* _PROMPT_: Find the lines in these entries that include the word "whose" and state how many there are, with no other words.

Stored data:

= Beginning of Section =

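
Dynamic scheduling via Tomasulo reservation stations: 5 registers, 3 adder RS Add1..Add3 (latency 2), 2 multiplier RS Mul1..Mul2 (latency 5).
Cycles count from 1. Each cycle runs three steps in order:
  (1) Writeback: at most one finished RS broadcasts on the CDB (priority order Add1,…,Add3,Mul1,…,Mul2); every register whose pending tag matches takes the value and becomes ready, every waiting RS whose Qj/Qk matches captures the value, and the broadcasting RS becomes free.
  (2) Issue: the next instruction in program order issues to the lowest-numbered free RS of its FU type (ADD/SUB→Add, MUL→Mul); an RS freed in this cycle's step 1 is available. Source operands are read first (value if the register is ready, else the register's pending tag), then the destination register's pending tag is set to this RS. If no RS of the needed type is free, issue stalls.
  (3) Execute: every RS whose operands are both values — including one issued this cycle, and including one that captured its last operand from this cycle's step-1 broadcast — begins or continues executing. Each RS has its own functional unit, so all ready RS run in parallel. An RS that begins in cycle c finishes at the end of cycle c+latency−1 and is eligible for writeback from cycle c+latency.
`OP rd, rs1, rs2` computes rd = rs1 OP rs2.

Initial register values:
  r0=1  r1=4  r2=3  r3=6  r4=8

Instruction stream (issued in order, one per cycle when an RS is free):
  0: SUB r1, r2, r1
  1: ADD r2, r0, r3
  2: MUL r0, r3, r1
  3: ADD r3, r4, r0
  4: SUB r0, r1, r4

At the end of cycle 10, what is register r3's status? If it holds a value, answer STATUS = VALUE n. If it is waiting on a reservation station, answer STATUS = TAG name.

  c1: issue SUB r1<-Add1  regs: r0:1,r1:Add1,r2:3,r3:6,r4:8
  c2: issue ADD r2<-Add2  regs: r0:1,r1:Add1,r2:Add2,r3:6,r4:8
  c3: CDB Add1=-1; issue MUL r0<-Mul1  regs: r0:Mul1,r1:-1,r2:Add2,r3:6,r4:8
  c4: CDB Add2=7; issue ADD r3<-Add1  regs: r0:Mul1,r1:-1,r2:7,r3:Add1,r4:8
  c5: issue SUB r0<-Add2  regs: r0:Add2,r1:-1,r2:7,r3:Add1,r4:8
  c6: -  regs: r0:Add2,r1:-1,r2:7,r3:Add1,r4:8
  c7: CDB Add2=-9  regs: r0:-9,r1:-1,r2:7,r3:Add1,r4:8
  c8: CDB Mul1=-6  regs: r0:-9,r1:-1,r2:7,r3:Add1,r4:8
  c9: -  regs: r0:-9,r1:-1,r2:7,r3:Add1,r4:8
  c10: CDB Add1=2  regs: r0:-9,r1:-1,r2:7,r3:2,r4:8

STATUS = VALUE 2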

= End of Section =

* _TASK RESPONSE_: 2